Content starts

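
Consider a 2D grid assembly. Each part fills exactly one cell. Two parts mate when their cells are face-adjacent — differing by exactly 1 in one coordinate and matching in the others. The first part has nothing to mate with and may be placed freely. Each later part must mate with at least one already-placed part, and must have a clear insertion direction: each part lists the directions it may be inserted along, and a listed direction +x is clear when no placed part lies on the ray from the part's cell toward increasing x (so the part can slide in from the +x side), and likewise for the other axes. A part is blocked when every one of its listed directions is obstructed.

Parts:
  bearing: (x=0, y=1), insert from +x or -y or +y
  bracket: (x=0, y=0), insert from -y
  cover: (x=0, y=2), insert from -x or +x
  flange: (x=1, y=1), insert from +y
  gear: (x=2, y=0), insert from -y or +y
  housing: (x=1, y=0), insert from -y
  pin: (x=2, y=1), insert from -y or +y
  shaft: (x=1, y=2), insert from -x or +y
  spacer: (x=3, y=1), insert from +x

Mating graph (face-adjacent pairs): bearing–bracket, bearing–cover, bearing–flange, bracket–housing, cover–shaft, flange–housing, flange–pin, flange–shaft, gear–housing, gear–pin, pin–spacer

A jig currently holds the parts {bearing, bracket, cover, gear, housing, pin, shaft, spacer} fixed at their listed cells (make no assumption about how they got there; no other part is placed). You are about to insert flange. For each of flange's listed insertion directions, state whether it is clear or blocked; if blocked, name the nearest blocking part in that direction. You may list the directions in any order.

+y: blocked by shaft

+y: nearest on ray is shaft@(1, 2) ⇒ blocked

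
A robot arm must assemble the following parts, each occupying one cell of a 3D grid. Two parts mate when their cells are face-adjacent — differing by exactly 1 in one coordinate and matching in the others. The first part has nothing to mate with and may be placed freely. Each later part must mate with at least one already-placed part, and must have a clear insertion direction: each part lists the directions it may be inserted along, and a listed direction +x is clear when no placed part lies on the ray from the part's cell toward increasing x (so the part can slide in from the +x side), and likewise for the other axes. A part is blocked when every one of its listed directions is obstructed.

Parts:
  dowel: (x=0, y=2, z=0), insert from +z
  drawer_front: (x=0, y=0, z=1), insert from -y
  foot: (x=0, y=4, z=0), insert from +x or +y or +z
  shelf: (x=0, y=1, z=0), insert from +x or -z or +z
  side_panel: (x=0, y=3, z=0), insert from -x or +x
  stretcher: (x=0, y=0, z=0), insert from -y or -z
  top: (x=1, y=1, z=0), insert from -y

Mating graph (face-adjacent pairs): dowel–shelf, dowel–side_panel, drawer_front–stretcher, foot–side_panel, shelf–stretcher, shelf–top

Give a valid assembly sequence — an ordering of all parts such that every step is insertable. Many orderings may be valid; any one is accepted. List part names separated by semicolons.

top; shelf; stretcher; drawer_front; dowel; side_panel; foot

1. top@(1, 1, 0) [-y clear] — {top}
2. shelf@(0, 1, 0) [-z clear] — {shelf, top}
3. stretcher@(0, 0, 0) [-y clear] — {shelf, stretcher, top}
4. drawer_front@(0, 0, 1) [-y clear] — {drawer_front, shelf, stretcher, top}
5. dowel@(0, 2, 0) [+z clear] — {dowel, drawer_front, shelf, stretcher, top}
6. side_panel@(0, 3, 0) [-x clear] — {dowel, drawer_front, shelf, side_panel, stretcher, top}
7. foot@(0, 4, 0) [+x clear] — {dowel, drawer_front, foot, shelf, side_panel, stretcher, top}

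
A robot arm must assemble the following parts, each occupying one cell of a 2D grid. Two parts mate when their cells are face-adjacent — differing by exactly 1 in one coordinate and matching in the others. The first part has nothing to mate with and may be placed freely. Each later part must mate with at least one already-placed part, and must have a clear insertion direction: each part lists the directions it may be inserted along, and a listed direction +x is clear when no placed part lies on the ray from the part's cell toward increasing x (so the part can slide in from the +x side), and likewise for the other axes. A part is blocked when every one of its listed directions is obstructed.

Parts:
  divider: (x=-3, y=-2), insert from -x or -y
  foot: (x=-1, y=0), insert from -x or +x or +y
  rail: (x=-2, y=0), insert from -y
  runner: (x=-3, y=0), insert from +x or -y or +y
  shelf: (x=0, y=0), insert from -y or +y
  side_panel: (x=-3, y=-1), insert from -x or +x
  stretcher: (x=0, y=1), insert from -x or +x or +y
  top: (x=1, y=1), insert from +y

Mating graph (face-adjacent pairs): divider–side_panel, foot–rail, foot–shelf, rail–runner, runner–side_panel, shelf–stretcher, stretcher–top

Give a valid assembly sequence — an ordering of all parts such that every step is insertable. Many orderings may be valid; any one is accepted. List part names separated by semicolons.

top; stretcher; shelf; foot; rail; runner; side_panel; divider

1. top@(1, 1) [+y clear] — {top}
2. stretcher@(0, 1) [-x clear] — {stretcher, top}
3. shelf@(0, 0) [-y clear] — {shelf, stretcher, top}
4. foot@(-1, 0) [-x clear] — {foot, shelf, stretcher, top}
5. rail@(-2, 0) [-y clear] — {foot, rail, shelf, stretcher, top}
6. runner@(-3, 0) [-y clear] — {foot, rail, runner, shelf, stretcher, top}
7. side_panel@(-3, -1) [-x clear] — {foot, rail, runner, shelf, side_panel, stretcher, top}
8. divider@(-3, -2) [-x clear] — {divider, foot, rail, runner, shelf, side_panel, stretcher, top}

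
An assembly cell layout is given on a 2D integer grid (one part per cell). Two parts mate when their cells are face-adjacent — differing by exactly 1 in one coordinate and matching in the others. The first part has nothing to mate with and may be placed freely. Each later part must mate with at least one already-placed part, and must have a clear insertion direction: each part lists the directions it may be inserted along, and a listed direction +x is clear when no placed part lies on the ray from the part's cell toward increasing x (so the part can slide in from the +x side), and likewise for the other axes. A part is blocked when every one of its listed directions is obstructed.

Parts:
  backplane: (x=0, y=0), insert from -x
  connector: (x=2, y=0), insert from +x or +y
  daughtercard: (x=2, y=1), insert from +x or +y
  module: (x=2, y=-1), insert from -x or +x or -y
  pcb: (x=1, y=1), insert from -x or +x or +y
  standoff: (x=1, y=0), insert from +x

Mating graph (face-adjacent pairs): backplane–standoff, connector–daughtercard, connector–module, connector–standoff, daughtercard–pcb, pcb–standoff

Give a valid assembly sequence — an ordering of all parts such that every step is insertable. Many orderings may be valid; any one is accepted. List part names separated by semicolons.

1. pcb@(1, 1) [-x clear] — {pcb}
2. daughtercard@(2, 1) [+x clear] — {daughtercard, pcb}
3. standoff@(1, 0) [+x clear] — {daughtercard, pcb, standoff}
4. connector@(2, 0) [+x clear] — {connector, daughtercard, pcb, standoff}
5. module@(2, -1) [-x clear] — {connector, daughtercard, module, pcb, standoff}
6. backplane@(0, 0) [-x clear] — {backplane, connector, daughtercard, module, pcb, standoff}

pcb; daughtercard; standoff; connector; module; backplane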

Content ends

What is needed –
There is a run of lines above from the one with "rail: (x=-2, y=0), insert from -y" to the one with "runner–side_panel, shelf–stretcher, stretcher–top"; print exactly that run, both ends included, and nothing else.

Answer to this problem –
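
  rail: (x=-2, y=0), insert from -y
  runner: (x=-3, y=0), insert from +x or -y or +y
  shelf: (x=0, y=0), insert from -y or +y
  side_panel: (x=-3, y=-1), insert from -x or +x
  stretcher: (x=0, y=1), insert from -x or +x or +y
  top: (x=1, y=1), insert from +y

Mating graph (face-adjacent pairs): divider–side_panel, foot–rail, foot–shelf, rail–runner, runner–side_panel, shelf–stretcher, stretcher–top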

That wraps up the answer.